▶ [WHAT TO WORK ON] Copy each line below in which the word "Operations" occurs.

▶ [DATASET RECORDS]
--*--
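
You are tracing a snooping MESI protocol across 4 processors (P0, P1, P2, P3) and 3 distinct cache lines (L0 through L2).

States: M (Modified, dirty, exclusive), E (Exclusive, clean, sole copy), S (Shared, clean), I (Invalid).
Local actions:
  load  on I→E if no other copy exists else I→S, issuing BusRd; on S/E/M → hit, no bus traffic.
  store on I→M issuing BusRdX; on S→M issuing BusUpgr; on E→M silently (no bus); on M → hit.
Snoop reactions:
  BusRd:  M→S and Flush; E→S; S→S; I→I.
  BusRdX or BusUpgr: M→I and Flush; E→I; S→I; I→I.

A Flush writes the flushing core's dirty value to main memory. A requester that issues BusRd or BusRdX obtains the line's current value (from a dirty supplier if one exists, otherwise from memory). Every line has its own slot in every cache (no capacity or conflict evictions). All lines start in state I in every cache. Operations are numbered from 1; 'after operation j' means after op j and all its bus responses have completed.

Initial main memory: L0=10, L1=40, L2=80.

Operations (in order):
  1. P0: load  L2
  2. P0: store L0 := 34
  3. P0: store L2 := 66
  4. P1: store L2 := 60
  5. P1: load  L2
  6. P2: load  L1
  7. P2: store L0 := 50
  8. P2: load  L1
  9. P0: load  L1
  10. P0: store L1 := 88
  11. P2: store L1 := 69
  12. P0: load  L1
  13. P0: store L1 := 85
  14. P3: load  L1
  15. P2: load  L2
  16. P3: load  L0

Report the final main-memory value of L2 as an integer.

memory[L2] = 60

1. P0: load  L2  bus=[BusRd]  L2: P0=E P1=I P2=I P3=I  mem[L2]=80
2. P0: store L0 := 34  bus=[BusRdX]  L0: P0=M P1=I P2=I P3=I  mem[L0]=10
3. P0: store L2 := 66  bus=[-]  L2: P0=M P1=I P2=I P3=I  mem[L2]=80
4. P1: store L2 := 60  bus=[BusRdX,Flush]  L2: P0=I P1=M P2=I P3=I  mem[L2]=66
5. P1: load  L2  bus=[-]  L2: P0=I P1=M P2=I P3=I  mem[L2]=66
6. P2: load  L1  bus=[BusRd]  L1: P0=I P1=I P2=E P3=I  mem[L1]=40
7. P2: store L0 := 50  bus=[BusRdX,Flush]  L0: P0=I P1=I P2=M P3=I  mem[L0]=34
8. P2: load  L1  bus=[-]  L1: P0=I P1=I P2=E P3=I  mem[L1]=40
9. P0: load  L1  bus=[BusRd]  L1: P0=S P1=I P2=S P3=I  mem[L1]=40
10. P0: store L1 := 88  bus=[BusUpgr]  L1: P0=M P1=I P2=I P3=I  mem[L1]=40
11. P2: store L1 := 69  bus=[BusRdX,Flush]  L1: P0=I P1=I P2=M P3=I  mem[L1]=88
12. P0: load  L1  bus=[BusRd,Flush]  L1: P0=S P1=I P2=S P3=I  mem[L1]=69
13. P0: store L1 := 85  bus=[BusUpgr]  L1: P0=M P1=I P2=I P3=I  mem[L1]=69
14. P3: load  L1  bus=[BusRd,Flush]  L1: P0=S P1=I P2=I P3=S  mem[L1]=85
15. P2: load  L2  bus=[BusRd,Flush]  L2: P0=I P1=S P2=S P3=I  mem[L2]=60
16. P3: load  L0  bus=[BusRd,Flush]  L0: P0=I P1=I P2=S P3=S  mem[L0]=50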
--*--
▶ [ANSWER BOX]
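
A Flush writes the flushing core's dirty value to main memory. A requester that issues BusRd or BusRdX obtains the line's current value (from a dirty supplier if one exists, otherwise from memory). Every line has its own slot in every cache (no capacity or conflict evictions). All lines start in state I in every cache. Operations are numbered from 1; 'after operation j' means after op j and all its bus responses have completed.
Operations (in order):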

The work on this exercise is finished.